> **Task prompt**
What lines in the entries below contain the word "places"? Copy all of them.

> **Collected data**
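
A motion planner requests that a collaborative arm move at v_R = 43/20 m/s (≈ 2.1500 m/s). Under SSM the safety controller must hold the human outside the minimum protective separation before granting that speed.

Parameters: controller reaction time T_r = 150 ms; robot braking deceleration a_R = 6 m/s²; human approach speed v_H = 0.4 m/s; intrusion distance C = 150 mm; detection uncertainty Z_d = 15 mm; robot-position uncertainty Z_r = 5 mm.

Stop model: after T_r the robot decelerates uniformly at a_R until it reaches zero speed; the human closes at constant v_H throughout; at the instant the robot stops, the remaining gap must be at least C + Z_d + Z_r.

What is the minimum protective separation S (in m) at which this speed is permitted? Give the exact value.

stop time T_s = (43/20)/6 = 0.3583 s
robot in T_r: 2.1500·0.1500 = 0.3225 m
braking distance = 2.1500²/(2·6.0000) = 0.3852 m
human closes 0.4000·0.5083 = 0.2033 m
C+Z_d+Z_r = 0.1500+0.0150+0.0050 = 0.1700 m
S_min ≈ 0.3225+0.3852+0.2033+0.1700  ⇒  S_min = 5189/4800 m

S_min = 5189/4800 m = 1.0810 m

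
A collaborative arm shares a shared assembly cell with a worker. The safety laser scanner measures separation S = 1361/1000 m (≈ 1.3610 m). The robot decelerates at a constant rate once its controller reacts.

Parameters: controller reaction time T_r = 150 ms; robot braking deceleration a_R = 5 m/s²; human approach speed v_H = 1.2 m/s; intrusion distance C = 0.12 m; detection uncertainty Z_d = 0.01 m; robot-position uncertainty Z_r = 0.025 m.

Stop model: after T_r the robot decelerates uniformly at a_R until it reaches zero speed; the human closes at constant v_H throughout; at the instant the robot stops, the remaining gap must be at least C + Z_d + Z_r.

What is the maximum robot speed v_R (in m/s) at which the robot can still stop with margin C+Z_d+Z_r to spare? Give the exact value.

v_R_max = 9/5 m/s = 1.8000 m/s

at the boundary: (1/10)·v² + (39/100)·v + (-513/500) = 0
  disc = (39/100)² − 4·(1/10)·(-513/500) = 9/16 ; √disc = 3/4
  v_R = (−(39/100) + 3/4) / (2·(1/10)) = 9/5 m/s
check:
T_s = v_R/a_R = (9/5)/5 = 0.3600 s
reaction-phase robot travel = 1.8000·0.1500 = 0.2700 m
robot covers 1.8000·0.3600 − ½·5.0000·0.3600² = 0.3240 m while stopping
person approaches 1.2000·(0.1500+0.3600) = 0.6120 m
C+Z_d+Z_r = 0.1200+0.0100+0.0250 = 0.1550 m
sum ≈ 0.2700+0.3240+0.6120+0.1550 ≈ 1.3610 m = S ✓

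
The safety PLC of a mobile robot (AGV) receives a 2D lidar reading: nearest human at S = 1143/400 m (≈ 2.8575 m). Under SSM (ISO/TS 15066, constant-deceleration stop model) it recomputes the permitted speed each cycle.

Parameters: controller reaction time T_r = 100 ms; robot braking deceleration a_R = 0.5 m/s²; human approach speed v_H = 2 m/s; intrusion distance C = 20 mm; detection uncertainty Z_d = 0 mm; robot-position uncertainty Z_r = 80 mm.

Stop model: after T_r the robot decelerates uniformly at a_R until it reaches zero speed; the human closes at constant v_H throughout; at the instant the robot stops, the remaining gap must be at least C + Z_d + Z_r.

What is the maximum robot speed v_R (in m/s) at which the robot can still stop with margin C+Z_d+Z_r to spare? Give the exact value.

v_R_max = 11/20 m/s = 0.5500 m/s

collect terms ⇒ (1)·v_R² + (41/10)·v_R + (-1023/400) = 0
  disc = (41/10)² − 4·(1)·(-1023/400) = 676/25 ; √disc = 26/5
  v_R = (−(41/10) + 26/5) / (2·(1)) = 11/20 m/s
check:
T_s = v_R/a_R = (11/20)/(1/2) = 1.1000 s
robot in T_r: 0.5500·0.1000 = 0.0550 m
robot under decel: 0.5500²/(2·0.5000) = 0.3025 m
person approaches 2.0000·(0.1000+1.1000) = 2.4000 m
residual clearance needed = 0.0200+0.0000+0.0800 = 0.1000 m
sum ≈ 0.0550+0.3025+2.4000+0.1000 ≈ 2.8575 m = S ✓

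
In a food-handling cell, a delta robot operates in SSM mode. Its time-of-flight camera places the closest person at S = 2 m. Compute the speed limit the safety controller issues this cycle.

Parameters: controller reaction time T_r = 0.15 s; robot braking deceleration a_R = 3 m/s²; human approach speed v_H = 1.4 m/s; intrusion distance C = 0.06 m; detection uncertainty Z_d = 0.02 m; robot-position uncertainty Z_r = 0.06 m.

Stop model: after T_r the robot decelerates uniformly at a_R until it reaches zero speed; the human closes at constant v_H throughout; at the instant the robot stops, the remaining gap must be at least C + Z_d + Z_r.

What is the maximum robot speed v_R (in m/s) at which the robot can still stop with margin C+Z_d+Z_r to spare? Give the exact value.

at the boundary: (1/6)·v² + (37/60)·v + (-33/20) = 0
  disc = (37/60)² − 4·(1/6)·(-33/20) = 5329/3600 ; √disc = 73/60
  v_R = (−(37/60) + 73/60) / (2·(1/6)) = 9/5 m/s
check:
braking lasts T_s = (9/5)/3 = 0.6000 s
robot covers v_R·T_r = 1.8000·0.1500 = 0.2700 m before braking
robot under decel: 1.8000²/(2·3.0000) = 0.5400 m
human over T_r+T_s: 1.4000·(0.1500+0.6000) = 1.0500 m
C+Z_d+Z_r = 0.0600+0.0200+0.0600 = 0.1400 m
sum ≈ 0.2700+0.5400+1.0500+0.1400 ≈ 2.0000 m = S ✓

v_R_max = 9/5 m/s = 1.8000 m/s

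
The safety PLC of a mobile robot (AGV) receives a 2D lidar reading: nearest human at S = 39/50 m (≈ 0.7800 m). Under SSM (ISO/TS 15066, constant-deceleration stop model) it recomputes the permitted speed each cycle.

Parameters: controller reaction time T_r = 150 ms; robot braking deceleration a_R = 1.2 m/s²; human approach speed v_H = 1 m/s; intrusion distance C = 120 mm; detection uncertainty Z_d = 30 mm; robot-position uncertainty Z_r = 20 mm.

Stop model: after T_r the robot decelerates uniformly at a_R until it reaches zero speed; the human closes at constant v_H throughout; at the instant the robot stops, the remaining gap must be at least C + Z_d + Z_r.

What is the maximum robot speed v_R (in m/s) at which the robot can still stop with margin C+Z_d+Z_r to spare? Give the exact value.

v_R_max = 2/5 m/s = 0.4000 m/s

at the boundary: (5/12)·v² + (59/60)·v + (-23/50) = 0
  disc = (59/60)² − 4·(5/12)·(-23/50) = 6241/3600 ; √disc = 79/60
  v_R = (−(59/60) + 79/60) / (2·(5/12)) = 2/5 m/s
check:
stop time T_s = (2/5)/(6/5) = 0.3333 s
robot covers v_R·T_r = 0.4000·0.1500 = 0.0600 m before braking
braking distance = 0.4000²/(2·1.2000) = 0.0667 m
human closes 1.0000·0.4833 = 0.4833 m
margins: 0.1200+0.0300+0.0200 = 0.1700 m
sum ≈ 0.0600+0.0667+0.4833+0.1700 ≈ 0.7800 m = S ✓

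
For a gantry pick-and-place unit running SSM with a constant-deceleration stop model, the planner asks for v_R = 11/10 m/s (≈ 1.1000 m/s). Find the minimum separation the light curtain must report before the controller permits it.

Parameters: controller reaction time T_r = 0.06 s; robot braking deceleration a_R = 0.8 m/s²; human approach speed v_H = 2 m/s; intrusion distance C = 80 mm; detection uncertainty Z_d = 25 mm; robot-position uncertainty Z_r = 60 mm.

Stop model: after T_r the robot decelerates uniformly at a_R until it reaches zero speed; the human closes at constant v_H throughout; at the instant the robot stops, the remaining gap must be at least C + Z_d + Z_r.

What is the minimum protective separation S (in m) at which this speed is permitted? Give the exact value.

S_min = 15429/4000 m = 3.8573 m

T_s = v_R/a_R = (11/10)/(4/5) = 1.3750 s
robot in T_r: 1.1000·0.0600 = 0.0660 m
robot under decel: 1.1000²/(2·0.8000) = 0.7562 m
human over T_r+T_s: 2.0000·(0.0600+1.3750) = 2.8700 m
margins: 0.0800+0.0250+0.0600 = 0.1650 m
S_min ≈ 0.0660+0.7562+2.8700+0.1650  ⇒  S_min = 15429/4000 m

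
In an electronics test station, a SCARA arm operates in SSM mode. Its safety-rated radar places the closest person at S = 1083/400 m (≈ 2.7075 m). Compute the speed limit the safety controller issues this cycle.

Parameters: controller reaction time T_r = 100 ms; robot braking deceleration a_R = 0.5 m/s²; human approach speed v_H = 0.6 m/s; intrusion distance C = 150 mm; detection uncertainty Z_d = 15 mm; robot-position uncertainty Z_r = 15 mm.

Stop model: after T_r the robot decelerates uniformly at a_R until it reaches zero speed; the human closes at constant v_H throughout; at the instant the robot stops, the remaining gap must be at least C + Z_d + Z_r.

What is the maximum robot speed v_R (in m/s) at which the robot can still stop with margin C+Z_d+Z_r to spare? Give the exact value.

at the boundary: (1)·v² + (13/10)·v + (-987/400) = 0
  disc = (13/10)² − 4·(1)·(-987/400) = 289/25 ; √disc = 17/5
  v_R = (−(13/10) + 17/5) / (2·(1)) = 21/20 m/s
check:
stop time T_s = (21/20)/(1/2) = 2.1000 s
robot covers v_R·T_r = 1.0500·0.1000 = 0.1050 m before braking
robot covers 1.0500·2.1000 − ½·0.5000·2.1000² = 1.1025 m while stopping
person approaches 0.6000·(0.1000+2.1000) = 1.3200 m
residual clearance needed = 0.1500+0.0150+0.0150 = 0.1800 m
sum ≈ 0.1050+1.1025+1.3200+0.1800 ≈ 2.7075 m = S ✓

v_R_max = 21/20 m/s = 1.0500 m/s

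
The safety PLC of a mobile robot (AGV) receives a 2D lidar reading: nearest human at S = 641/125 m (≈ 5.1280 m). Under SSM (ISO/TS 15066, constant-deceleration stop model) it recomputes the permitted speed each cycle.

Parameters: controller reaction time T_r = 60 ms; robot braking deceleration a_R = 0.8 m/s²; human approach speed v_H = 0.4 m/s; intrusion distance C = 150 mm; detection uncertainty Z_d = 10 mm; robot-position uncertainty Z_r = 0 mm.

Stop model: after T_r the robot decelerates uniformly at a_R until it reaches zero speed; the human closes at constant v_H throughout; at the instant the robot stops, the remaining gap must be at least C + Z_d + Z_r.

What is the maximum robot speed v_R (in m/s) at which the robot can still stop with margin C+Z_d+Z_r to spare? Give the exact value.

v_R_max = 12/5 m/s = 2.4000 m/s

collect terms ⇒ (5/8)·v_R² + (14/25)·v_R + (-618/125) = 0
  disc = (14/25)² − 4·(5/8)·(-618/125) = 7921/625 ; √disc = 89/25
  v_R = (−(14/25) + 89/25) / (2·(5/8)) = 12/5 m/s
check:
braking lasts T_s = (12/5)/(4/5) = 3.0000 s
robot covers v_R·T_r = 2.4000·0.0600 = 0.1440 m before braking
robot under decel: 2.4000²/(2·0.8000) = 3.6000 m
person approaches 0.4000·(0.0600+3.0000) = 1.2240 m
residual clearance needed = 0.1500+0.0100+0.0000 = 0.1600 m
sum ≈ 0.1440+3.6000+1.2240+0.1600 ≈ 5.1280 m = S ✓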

> **Solution to this problem**
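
In a food-handling cell, a delta robot operates in SSM mode. Its time-of-flight camera places the closest person at S = 2 m. Compute the speed limit the safety controller issues this cycle.
In an electronics test station, a SCARA arm operates in SSM mode. Its safety-rated radar places the closest person at S = 1083/400 m (≈ 2.7075 m). Compute the speed limit the safety controller issues this cycle.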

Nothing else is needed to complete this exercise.